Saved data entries
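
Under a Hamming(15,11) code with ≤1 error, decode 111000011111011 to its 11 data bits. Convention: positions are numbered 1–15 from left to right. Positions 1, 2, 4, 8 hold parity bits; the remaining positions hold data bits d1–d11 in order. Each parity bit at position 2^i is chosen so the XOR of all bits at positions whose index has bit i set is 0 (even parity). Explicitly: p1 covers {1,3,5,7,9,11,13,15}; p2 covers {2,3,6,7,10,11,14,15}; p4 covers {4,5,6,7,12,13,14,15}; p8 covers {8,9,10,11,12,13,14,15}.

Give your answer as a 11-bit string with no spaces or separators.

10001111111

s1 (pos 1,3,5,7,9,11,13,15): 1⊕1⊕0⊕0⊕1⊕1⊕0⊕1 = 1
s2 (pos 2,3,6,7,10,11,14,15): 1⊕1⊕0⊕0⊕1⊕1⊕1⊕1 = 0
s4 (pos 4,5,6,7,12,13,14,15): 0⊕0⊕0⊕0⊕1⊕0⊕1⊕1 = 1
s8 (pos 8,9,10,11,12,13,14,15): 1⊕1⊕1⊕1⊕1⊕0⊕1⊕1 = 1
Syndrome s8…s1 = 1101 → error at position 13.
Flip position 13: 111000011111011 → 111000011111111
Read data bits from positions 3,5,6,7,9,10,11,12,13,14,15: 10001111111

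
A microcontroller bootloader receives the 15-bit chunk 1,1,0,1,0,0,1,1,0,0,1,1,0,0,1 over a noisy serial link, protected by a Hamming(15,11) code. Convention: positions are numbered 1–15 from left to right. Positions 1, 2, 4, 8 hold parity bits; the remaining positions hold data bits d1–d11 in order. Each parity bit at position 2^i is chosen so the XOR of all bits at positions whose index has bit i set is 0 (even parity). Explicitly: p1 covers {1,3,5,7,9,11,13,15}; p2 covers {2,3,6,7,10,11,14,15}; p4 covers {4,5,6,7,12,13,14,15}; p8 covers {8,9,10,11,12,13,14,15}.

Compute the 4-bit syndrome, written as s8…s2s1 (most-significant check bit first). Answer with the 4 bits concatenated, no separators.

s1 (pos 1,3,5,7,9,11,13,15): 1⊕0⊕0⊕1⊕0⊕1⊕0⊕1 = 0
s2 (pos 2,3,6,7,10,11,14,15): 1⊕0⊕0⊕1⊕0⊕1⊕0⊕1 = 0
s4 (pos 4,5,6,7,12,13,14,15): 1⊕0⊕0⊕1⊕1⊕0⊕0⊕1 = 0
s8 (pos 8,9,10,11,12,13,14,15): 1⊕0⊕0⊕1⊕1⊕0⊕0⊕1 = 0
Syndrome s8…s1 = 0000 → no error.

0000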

> [Work item] Write out word for word only the lines from the start of the entries down to the line with "A microcontroller bootloader", please, including both ends.

> [Task response]
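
Under a Hamming(15,11) code with ≤1 error, decode 111000011111011 to its 11 data bits. Convention: positions are numbered 1–15 from left to right. Positions 1, 2, 4, 8 hold parity bits; the remaining positions hold data bits d1–d11 in order. Each parity bit at position 2^i is chosen so the XOR of all bits at positions whose index has bit i set is 0 (even parity). Explicitly: p1 covers {1,3,5,7,9,11,13,15}; p2 covers {2,3,6,7,10,11,14,15}; p4 covers {4,5,6,7,12,13,14,15}; p8 covers {8,9,10,11,12,13,14,15}.

Give your answer as a 11-bit string with no spaces or separators.

10001111111

s1 (pos 1,3,5,7,9,11,13,15): 1⊕1⊕0⊕0⊕1⊕1⊕0⊕1 = 1
s2 (pos 2,3,6,7,10,11,14,15): 1⊕1⊕0⊕0⊕1⊕1⊕1⊕1 = 0
s4 (pos 4,5,6,7,12,13,14,15): 0⊕0⊕0⊕0⊕1⊕0⊕1⊕1 = 1
s8 (pos 8,9,10,11,12,13,14,15): 1⊕1⊕1⊕1⊕1⊕0⊕1⊕1 = 1
Syndrome s8…s1 = 1101 → error at position 13.
Flip position 13: 111000011111011 → 111000011111111
Read data bits from positions 3,5,6,7,9,10,11,12,13,14,15: 10001111111

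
A microcontroller bootloader receives the 15-bit chunk 1,1,0,1,0,0,1,1,0,0,1,1,0,0,1 over a noisy serial link, protected by a Hamming(15,11) code. Convention: positions are numbered 1–15 from left to right. Positions 1, 2, 4, 8 hold parity bits; the remaining positions hold data bits d1–d11 in order. Each parity bit at position 2^i is chosen so the XOR of all bits at positions whose index has bit i set is 0 (even parity). Explicitly: p1 covers {1,3,5,7,9,11,13,15}; p2 covers {2,3,6,7,10,11,14,15}; p4 covers {4,5,6,7,12,13,14,15}; p8 covers {8,9,10,11,12,13,14,15}.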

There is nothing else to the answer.